• What is expected: Once every line holding "initial" in the listing below has been found, give their number and nothing more.

* * * *

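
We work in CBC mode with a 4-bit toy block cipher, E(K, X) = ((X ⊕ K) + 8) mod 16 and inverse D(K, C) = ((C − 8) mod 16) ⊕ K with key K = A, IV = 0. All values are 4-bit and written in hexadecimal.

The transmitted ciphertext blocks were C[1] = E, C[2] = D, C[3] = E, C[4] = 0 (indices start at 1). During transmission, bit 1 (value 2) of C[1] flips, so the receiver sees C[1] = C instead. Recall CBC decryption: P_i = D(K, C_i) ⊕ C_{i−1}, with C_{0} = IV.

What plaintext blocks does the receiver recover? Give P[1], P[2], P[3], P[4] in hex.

P[1] = E, P[2] = 3, P[3] = 1, P[4] = C

Only C[1] changed, to C. In CBC, a change in C_i garbles P_i and flips the same bit in P_{i+1}. Decrypting the received ciphertext:
P[1]: D(K, C) = E; E ⊕ 0 = E.
P[2]: D(K, D) = F; F ⊕ C = 3.
P[3]: D(K, E) = C; C ⊕ D = 1.
P[4]: D(K, 0) = 2; 2 ⊕ E = C.
Blocks that differ from the original plaintext: P[1], P[2].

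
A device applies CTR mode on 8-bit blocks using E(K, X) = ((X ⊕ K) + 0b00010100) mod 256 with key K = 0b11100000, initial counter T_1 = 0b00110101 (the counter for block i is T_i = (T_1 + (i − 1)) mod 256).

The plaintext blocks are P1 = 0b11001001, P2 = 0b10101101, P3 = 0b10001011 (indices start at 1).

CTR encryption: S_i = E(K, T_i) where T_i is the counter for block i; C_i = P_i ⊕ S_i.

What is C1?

C1 = 0b00100000

C1: T = 0b00110101, S = E(K, T) = 0b11101001; 0b11001001 ⊕ 0b11101001 = 0b00100000.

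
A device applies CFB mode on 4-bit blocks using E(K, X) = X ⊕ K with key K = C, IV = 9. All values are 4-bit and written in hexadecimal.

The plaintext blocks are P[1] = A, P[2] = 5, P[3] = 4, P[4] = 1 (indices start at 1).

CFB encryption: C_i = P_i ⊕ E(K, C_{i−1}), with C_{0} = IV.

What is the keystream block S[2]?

C[1]: E(K, 9) = 5; A ⊕ 5 = F.
C[2]: E(K, F) = 3; 5 ⊕ 3 = 6.
So S[2] = 3.

3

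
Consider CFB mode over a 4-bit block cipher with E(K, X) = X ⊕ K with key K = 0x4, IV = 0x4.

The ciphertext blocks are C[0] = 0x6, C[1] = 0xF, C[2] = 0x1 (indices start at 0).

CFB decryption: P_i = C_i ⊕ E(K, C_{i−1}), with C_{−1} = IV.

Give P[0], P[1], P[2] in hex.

P[0] = 0x6, P[1] = 0xD, P[2] = 0xA

P[0]: E(K, 0x4) = 0x0; 0x6 ⊕ 0x0 = 0x6.
P[1]: E(K, 0x6) = 0x2; 0xF ⊕ 0x2 = 0xD.
P[2]: E(K, 0xF) = 0xB; 0x1 ⊕ 0xB = 0xA.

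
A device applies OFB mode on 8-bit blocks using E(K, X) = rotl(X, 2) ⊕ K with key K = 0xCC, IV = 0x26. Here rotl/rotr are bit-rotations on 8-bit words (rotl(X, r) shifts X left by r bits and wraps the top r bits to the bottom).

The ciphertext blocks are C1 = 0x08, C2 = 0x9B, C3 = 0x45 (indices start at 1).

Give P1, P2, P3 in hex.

P1 = 0x5C, P2 = 0x06, P3 = 0xFF

OFB decryption: S_i = E(K, S_{i−1}) with S_{0} = IV; P_i = C_i ⊕ S_i.
P1: S = E(K, 0x26) = 0x54; 0x08 ⊕ 0x54 = 0x5C.
P2: S = E(K, 0x54) = 0x9D; 0x9B ⊕ 0x9D = 0x06.
P3: S = E(K, 0x9D) = 0xBA; 0x45 ⊕ 0xBA = 0xFF.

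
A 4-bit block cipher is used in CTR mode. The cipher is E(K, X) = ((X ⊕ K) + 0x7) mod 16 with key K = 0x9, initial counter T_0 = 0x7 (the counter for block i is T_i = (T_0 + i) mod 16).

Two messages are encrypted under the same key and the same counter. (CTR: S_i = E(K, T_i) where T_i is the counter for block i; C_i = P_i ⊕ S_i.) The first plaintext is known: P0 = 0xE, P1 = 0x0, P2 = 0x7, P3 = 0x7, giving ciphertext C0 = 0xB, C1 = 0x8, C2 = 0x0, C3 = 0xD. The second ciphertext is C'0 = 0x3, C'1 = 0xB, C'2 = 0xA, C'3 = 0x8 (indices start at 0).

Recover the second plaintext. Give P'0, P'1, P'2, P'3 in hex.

In CTR with a reused counter, both messages share the same keystream S_i, so C_i ⊕ C'_i = P_i ⊕ P'_i and thus P'_i = P_i ⊕ C_i ⊕ C'_i.
P'0: 0xE ⊕ 0xB ⊕ 0x3 = 0x6.
P'1: 0x0 ⊕ 0x8 ⊕ 0xB = 0x3.
P'2: 0x7 ⊕ 0x0 ⊕ 0xA = 0xD.
P'3: 0x7 ⊕ 0xD ⊕ 0x8 = 0x2.

P'0 = 0x6, P'1 = 0x3, P'2 = 0xD, P'3 = 0x2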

* * * *

• Written solution: 2